_Your goal:_ For the material below, output exactly the span from the line with "In Mike, syllables" to the line with "The consonant inventory of", including both, and nothing besides.

::::::::::

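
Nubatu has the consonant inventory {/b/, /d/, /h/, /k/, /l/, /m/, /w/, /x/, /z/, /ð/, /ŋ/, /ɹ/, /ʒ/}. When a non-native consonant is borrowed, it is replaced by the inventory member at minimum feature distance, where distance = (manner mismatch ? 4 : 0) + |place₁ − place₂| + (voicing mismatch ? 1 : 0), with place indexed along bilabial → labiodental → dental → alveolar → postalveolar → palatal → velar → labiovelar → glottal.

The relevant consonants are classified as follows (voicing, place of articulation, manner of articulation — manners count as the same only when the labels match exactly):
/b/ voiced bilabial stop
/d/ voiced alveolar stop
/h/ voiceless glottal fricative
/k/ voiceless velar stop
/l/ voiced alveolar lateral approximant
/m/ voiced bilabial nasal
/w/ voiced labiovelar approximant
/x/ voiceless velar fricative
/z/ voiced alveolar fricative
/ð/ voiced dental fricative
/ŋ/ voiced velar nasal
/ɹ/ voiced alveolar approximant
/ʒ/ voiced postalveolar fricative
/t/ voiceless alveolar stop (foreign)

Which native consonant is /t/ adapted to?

/d/ is closest: same manner (stop), place distance 0 (alveolar→alveolar), voicing differs (+1); total 1. Next closest is /k/ at distance 3.

d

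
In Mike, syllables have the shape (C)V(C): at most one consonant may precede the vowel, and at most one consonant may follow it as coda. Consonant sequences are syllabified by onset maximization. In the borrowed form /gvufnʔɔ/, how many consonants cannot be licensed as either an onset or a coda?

Under (C)V(C), the unsyllabifiable consonants are /g/, /n/ (at most one coda consonant is licensed; onsets are limited to one consonant).

2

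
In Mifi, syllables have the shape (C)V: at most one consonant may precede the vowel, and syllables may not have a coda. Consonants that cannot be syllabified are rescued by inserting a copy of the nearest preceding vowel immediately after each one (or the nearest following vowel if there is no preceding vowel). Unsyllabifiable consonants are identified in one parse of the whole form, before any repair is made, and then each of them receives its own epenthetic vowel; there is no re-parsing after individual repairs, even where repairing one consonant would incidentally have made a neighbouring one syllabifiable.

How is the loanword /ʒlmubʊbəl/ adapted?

Under (C)V, the unsyllabifiable consonants are /ʒ/, /l/, /l/ (no codas are permitted; onsets are limited to one consonant).
Inserting the epenthetic vowel yields /ʒ/ → /ʒu/, /l/ → /lu/, /l/ → /lə/.

ʒulumubʊbələ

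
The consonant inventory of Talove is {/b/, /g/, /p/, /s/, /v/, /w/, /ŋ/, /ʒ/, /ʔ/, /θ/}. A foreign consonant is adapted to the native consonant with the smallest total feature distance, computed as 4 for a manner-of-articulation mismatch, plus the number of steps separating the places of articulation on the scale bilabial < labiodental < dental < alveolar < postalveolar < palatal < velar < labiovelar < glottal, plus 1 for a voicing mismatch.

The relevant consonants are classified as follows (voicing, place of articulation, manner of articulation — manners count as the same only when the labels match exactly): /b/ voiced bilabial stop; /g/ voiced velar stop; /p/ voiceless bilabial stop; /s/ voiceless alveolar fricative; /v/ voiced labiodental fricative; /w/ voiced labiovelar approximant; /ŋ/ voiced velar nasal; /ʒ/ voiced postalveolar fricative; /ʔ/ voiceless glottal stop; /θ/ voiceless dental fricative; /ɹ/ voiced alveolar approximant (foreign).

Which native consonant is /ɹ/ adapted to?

w

/w/ is closest: same manner (approximant), place distance 4 (alveolar→labiovelar), same voicing; total 4. Next closest is /s/ at distance 5.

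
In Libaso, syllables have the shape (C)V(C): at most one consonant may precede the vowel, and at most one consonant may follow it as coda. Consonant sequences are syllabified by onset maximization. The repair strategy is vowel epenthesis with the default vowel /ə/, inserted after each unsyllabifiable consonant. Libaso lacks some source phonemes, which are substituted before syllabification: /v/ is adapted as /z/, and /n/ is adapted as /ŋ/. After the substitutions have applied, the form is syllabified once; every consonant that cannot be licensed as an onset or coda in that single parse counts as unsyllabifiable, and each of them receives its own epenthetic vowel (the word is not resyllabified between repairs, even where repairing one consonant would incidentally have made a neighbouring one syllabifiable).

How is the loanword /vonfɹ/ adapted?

zoŋfəɹə

Substitution: /v/ → /z/, /n/ → /ŋ/, giving /zoŋfɹ/.
Under (C)V(C), the unsyllabifiable consonants are /f/, /ɹ/ (at most one coda consonant is licensed; onsets are limited to one consonant).
Epenthesis after each stranded consonant: /f/ → /fə/, /ɹ/ → /ɹə/.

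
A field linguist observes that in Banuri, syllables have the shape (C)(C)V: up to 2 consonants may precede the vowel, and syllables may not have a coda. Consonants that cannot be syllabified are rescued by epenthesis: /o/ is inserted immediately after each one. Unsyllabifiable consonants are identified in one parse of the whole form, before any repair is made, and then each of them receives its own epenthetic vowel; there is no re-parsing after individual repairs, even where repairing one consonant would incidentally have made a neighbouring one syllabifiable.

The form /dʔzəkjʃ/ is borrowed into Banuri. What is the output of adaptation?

doʔzəkojoʃo

The consonants /d/, /k/, /j/, /ʃ/ cannot be parsed into a legal (C)(C)V syllable (no codas are permitted; onsets may contain at most 2 consonants).
Inserting the epenthetic vowel yields /d/ → /do/, /k/ → /ko/, /j/ → /jo/, /ʃ/ → /ʃo/.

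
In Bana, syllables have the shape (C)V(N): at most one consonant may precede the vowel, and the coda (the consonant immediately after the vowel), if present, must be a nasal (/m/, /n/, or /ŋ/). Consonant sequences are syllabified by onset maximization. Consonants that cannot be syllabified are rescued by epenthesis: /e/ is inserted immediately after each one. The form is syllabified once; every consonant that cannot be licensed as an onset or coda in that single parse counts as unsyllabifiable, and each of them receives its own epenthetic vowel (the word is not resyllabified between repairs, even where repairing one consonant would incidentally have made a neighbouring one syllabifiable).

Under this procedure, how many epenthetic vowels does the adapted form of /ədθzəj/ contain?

3

The unsyllabifiable consonants are /d/, /θ/, /j/; each receives one epenthetic vowel.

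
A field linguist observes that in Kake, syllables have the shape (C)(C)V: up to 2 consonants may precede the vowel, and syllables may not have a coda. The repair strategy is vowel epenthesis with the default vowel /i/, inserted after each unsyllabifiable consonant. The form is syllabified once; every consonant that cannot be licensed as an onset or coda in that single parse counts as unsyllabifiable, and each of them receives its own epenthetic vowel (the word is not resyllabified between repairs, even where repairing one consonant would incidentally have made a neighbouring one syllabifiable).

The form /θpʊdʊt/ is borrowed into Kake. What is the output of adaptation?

Syllabifying with onset maximization leaves /t/ stranded (no codas are permitted; onsets may contain at most 2 consonants).
Each unlicensed consonant becomes the onset of a new syllable: /t/ → /ti/.

θpʊdʊti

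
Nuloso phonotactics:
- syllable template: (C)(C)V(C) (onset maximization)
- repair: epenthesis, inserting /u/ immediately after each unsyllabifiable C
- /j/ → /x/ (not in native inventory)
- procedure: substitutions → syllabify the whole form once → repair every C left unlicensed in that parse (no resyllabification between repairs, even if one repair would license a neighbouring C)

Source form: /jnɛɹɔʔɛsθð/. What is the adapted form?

xnɛɹɔʔɛsθuðu

Substitution: /j/ → /x/, giving /xnɛɹɔʔɛsθð/.
The consonants /θ/, /ð/ cannot be parsed into a legal (C)(C)V(C) syllable (at most one coda consonant is licensed; onsets may contain at most 2 consonants).
Inserting the epenthetic vowel yields /θ/ → /θu/, /ð/ → /ðu/.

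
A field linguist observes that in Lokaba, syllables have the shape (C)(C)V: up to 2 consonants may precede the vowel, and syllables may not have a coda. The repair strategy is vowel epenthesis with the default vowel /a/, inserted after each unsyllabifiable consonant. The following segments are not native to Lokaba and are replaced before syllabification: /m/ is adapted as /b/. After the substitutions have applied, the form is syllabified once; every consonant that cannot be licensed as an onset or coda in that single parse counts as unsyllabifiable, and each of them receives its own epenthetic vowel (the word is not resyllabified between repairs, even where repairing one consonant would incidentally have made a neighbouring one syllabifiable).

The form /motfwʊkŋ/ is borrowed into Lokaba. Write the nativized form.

botafwʊkaŋa

Substitution: /m/ → /b/, giving /botfwʊkŋ/.
The consonants /t/, /k/, /ŋ/ cannot be parsed into a legal (C)(C)V syllable (no codas are permitted; onsets may contain at most 2 consonants).
Each unlicensed consonant becomes the onset of a new syllable: /t/ → /ta/, /k/ → /ka/, /ŋ/ → /ŋa/.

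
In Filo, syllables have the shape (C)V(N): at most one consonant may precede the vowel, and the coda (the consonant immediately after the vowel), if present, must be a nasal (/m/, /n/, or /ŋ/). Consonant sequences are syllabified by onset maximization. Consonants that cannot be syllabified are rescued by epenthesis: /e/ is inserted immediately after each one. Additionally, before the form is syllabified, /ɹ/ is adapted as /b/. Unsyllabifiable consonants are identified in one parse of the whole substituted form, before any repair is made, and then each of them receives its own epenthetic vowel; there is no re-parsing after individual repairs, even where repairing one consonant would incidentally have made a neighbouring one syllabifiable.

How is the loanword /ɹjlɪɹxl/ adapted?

bejelɪbexele

Substitution: /ɹ/ → /b/, giving /bjlɪbxl/.
The consonants /b/, /j/, /b/, /x/, /l/ cannot be parsed into a legal (C)V(N) syllable (only a nasal (/m/, /n/, or /ŋ/) is licensed in coda position; onsets are limited to one consonant).
Each unlicensed consonant becomes the onset of a new syllable: /b/ → /be/, /j/ → /je/, /b/ → /be/, /x/ → /xe/, /l/ → /le/.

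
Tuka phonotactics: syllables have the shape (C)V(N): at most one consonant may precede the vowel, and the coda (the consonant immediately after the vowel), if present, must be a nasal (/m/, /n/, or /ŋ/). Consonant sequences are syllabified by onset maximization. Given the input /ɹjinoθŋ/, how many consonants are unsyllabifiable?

3

The consonants /ɹ/, /θ/, /ŋ/ cannot be parsed into a legal (C)V(N) syllable (only a nasal (/m/, /n/, or /ŋ/) is licensed in coda position; onsets are limited to one consonant).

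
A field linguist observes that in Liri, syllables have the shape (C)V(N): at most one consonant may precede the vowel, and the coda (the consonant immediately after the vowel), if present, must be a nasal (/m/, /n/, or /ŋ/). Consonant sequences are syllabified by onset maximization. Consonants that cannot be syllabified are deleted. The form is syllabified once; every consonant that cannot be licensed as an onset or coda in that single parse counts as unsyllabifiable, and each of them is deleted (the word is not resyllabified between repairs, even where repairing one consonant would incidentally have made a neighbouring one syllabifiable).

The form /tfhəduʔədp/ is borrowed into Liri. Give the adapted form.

Syllabifying with onset maximization leaves /t/, /f/, /d/, /p/ stranded (only a nasal (/m/, /n/, or /ŋ/) is licensed in coda position; onsets are limited to one consonant).
Each unlicensed consonant is deleted: /t/, /f/, /d/, /p/.

həduʔə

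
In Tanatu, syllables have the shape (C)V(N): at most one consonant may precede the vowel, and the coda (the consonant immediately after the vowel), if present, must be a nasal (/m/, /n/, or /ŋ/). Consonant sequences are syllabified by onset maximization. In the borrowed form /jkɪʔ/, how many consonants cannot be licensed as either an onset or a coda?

Under (C)V(N), the unsyllabifiable consonants are /j/, /ʔ/ (only a nasal (/m/, /n/, or /ŋ/) is licensed in coda position; onsets are limited to one consonant).

2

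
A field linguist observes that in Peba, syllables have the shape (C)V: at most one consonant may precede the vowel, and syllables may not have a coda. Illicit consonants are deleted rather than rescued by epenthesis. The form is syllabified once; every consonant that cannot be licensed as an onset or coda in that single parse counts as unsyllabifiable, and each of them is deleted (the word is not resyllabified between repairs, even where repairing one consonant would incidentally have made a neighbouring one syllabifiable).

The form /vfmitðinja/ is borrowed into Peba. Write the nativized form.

miðija

Under (C)V, the unsyllabifiable consonants are /v/, /f/, /t/, /n/ (no codas are permitted; onsets are limited to one consonant).
Each unlicensed consonant is deleted: /v/, /f/, /t/, /n/.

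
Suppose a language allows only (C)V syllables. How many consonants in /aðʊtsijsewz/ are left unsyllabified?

Syllabifying with onset maximization leaves /t/, /j/, /w/, /z/ stranded (no codas are permitted; onsets are limited to one consonant).

4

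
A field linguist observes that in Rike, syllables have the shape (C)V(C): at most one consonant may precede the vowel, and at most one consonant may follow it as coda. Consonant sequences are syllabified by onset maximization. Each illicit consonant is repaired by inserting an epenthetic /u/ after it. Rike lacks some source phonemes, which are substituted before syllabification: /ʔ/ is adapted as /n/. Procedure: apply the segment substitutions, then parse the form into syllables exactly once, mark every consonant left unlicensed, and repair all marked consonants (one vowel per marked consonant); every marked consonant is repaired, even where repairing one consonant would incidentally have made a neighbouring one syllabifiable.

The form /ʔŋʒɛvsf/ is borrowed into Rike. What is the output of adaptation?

nuŋuʒɛvsufu

Substitution: /ʔ/ → /n/, giving /nŋʒɛvsf/.
The consonants /n/, /ŋ/, /s/, /f/ cannot be parsed into a legal (C)V(C) syllable (at most one coda consonant is licensed; onsets are limited to one consonant).
Each unlicensed consonant becomes the onset of a new syllable: /n/ → /nu/, /ŋ/ → /ŋu/, /s/ → /su/, /f/ → /fu/.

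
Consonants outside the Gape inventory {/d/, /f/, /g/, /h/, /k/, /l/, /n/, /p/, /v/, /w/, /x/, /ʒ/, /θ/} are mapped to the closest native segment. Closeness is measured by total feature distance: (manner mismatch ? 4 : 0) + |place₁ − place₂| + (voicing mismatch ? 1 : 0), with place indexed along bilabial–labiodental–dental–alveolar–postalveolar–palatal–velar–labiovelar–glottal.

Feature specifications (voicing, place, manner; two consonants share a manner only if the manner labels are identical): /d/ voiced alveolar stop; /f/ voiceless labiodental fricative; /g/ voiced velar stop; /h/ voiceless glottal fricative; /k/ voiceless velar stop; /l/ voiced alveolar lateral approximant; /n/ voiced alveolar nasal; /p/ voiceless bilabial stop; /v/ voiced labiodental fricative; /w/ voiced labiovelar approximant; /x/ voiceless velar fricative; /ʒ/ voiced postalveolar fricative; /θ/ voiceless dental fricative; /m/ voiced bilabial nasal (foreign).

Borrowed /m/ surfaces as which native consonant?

n

/n/ is closest: same manner (nasal), place distance 3 (bilabial→alveolar), same voicing; total 3. Next closest is /p/ at distance 5.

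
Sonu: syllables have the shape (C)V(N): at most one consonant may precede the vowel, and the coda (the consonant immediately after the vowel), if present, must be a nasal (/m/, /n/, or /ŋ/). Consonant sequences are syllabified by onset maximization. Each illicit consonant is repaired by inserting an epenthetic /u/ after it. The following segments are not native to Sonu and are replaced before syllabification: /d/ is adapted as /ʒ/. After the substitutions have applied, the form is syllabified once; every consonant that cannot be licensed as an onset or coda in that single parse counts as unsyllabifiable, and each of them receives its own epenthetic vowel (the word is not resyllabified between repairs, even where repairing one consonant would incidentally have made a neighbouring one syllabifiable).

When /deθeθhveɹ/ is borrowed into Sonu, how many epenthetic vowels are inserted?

After substitution the input is /ʒeθeθhveɹ/.
The unsyllabifiable consonants are /θ/, /h/, /ɹ/; each receives one epenthetic vowel.

3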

::::::::::

_The completed task:_
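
In Mike, syllables have the shape (C)V(C): at most one consonant may precede the vowel, and at most one consonant may follow it as coda. Consonant sequences are syllabified by onset maximization. In the borrowed form /gvufnʔɔ/, how many consonants cannot be licensed as either an onset or a coda?

Under (C)V(C), the unsyllabifiable consonants are /g/, /n/ (at most one coda consonant is licensed; onsets are limited to one consonant).

2

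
In Mifi, syllables have the shape (C)V: at most one consonant may precede the vowel, and syllables may not have a coda. Consonants that cannot be syllabified are rescued by inserting a copy of the nearest preceding vowel immediately after each one (or the nearest following vowel if there is no preceding vowel). Unsyllabifiable consonants are identified in one parse of the whole form, before any repair is made, and then each of them receives its own epenthetic vowel; there is no re-parsing after individual repairs, even where repairing one consonant would incidentally have made a neighbouring one syllabifiable.

How is the loanword /ʒlmubʊbəl/ adapted?

Under (C)V, the unsyllabifiable consonants are /ʒ/, /l/, /l/ (no codas are permitted; onsets are limited to one consonant).
Inserting the epenthetic vowel yields /ʒ/ → /ʒu/, /l/ → /lu/, /l/ → /lə/.

ʒulumubʊbələ

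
The consonant inventory of Talove is {/b/, /g/, /p/, /s/, /v/, /w/, /ŋ/, /ʒ/, /ʔ/, /θ/}. A foreign consonant is adapted to the native consonant with the smallest total feature distance, computed as 4 for a manner-of-articulation mismatch, plus the number of steps separating the places of articulation on the scale bilabial < labiodental < dental < alveolar < postalveolar < palatal < velar < labiovelar < glottal, plus 1 for a voicing mismatch.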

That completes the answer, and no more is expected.